_Task directions_: All entries below must be given again exactly as they stand.

Entries shown below:

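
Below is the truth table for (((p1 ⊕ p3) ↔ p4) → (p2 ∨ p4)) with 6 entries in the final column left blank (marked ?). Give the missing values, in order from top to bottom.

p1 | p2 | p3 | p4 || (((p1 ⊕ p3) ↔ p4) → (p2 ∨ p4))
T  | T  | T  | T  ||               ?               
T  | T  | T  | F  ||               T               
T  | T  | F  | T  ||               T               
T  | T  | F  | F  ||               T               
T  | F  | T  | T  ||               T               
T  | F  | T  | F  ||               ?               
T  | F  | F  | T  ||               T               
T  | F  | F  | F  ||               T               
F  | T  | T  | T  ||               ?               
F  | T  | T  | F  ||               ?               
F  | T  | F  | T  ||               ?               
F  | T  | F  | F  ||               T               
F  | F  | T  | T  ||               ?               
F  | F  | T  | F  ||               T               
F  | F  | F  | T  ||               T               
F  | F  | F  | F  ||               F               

Row p1=T, p2=T, p3=T, p4=T: ((p1 ⊕ p3) ↔ p4) = F, (p2 ∨ p4) = T, so (((p1 ⊕ p3) ↔ p4) → (p2 ∨ p4)) = T.
Row p1=T, p2=F, p3=T, p4=F: ((p1 ⊕ p3) ↔ p4) = T, (p2 ∨ p4) = F, so (((p1 ⊕ p3) ↔ p4) → (p2 ∨ p4)) = F.
Row p1=F, p2=T, p3=T, p4=T: ((p1 ⊕ p3) ↔ p4) = T, (p2 ∨ p4) = T, so (((p1 ⊕ p3) ↔ p4) → (p2 ∨ p4)) = T.
Row p1=F, p2=T, p3=T, p4=F: ((p1 ⊕ p3) ↔ p4) = F, (p2 ∨ p4) = T, so (((p1 ⊕ p3) ↔ p4) → (p2 ∨ p4)) = T.
Row p1=F, p2=T, p3=F, p4=T: ((p1 ⊕ p3) ↔ p4) = F, (p2 ∨ p4) = T, so (((p1 ⊕ p3) ↔ p4) → (p2 ∨ p4)) = T.
Row p1=F, p2=F, p3=T, p4=T: ((p1 ⊕ p3) ↔ p4) = T, (p2 ∨ p4) = T, so (((p1 ⊕ p3) ↔ p4) → (p2 ∨ p4)) = T.

T, F, T, T, T, T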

End of Entries shown.

_Answer to this exercise_:
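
Below is the truth table for (((p1 ⊕ p3) ↔ p4) → (p2 ∨ p4)) with 6 entries in the final column left blank (marked ?). Give the missing values, in order from top to bottom.

p1 | p2 | p3 | p4 || (((p1 ⊕ p3) ↔ p4) → (p2 ∨ p4))
T  | T  | T  | T  ||               ?               
T  | T  | T  | F  ||               T               
T  | T  | F  | T  ||               T               
T  | T  | F  | F  ||               T               
T  | F  | T  | T  ||               T               
T  | F  | T  | F  ||               ?               
T  | F  | F  | T  ||               T               
T  | F  | F  | F  ||               T               
F  | T  | T  | T  ||               ?               
F  | T  | T  | F  ||               ?               
F  | T  | F  | T  ||               ?               
F  | T  | F  | F  ||               T               
F  | F  | T  | T  ||               ?               
F  | F  | T  | F  ||               T               
F  | F  | F  | T  ||               T               
F  | F  | F  | F  ||               F               

Row p1=T, p2=T, p3=T, p4=T: ((p1 ⊕ p3) ↔ p4) = F, (p2 ∨ p4) = T, so (((p1 ⊕ p3) ↔ p4) → (p2 ∨ p4)) = T.
Row p1=T, p2=F, p3=T, p4=F: ((p1 ⊕ p3) ↔ p4) = T, (p2 ∨ p4) = F, so (((p1 ⊕ p3) ↔ p4) → (p2 ∨ p4)) = F.
Row p1=F, p2=T, p3=T, p4=T: ((p1 ⊕ p3) ↔ p4) = T, (p2 ∨ p4) = T, so (((p1 ⊕ p3) ↔ p4) → (p2 ∨ p4)) = T.
Row p1=F, p2=T, p3=T, p4=F: ((p1 ⊕ p3) ↔ p4) = F, (p2 ∨ p4) = T, so (((p1 ⊕ p3) ↔ p4) → (p2 ∨ p4)) = T.
Row p1=F, p2=T, p3=F, p4=T: ((p1 ⊕ p3) ↔ p4) = F, (p2 ∨ p4) = T, so (((p1 ⊕ p3) ↔ p4) → (p2 ∨ p4)) = T.
Row p1=F, p2=F, p3=T, p4=T: ((p1 ⊕ p3) ↔ p4) = T, (p2 ∨ p4) = T, so (((p1 ⊕ p3) ↔ p4) → (p2 ∨ p4)) = T.

T, F, T, T, T, T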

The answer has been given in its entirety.